• [TASK TO CARRY OUT]: All lines from the one containing "Over a one-year period in a" to the end of the entries below should be output exactly as they appear. No other lines should be output.

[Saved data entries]
-=-=-=-=-
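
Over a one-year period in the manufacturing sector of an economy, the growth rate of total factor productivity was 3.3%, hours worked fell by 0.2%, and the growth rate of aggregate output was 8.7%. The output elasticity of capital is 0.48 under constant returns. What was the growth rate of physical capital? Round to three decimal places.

11.467%

Labor's share = 1 − 0.48 = 0.52.
gY = gA + 0.52×(-0.2) + 0.48×g.
0.48×g = 8.7 − 3.3 + 0.104 = 5.504.
g = 5.504 / 0.48 = 11.46667%.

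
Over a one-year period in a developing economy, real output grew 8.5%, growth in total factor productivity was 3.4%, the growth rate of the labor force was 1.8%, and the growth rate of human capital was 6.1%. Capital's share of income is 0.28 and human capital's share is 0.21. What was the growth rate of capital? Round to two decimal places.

Labor's share = 1 − 0.28 − 0.21 = 0.51.
gY = gA + 0.21×6.1 + 0.51×1.8 + 0.28×g.
0.28×g = 8.5 − 3.4 − 2.199 = 2.901.
g = 2.901 / 0.28 = 10.3607%.

10.36%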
-=-=-=-=-
• [RESPONSE BELOW]:
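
Over a one-year period in a developing economy, real output grew 8.5%, growth in total factor productivity was 3.4%, the growth rate of the labor force was 1.8%, and the growth rate of human capital was 6.1%. Capital's share of income is 0.28 and human capital's share is 0.21. What was the growth rate of capital? Round to two decimal places.

Labor's share = 1 − 0.28 − 0.21 = 0.51.
gY = gA + 0.21×6.1 + 0.51×1.8 + 0.28×g.
0.28×g = 8.5 − 3.4 − 2.199 = 2.901.
g = 2.901 / 0.28 = 10.3607%.

10.36%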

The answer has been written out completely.